Transcribe the data exactly. Leave nothing out.
- Opening Delimiter -
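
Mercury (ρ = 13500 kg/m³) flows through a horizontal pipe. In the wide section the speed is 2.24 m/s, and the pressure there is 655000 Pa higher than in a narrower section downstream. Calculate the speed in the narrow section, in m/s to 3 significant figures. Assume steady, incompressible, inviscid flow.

10.1 m/s

Horizontal Bernoulli: P₁ + ½ρv₁² = P₂ + ½ρv₂², so v₂² = v₁² + 2(P₁ − P₂)/ρ.
v₂ = √(2.24² + 2·655000/13500) = √(5.02 + 97.0) = 10.1 m/s.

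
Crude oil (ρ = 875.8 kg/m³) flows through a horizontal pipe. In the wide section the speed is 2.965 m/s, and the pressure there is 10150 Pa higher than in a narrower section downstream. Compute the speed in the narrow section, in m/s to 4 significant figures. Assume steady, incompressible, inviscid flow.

v₂ = 5.654 m/s

With h₁ = h₂, rearranging Bernoulli gives v₂ = √(v₁² + 2ΔP/ρ).
v₂ = √(2.965² + 2·10150/875.8) = √(8.791 + 23.18) = 5.654 m/s.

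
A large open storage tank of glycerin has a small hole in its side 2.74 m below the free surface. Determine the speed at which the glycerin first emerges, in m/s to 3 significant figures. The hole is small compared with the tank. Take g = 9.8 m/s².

With the surface at rest and both surface and jet at atmospheric pressure, Bernoulli gives ρg h = ½ρv², so v = √(2gh) = √(2·9.8·2.74) = 7.33 m/s.

v ≈ 7.33 m/s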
- Closing Delimiter -
» **SOLUTION**
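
Mercury (ρ = 13500 kg/m³) flows through a horizontal pipe. In the wide section the speed is 2.24 m/s, and the pressure there is 655000 Pa higher than in a narrower section downstream. Calculate the speed in the narrow section, in m/s to 3 significant figures. Assume steady, incompressible, inviscid flow.

10.1 m/s

Horizontal Bernoulli: P₁ + ½ρv₁² = P₂ + ½ρv₂², so v₂² = v₁² + 2(P₁ − P₂)/ρ.
v₂ = √(2.24² + 2·655000/13500) = √(5.02 + 97.0) = 10.1 m/s.

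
Crude oil (ρ = 875.8 kg/m³) flows through a horizontal pipe. In the wide section the speed is 2.965 m/s, and the pressure there is 10150 Pa higher than in a narrower section downstream. Compute the speed in the narrow section, in m/s to 4 significant figures. Assume steady, incompressible, inviscid flow.

v₂ = 5.654 m/s

With h₁ = h₂, rearranging Bernoulli gives v₂ = √(v₁² + 2ΔP/ρ).
v₂ = √(2.965² + 2·10150/875.8) = √(8.791 + 23.18) = 5.654 m/s.

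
A large open storage tank of glycerin has a small hole in its side 2.74 m below the free surface. Determine the speed at which the glycerin first emerges, in m/s to 3 significant figures. The hole is small compared with the tank. Take g = 9.8 m/s².

With the surface at rest and both surface and jet at atmospheric pressure, Bernoulli gives ρg h = ½ρv², so v = √(2gh) = √(2·9.8·2.74) = 7.33 m/s.

v ≈ 7.33 m/s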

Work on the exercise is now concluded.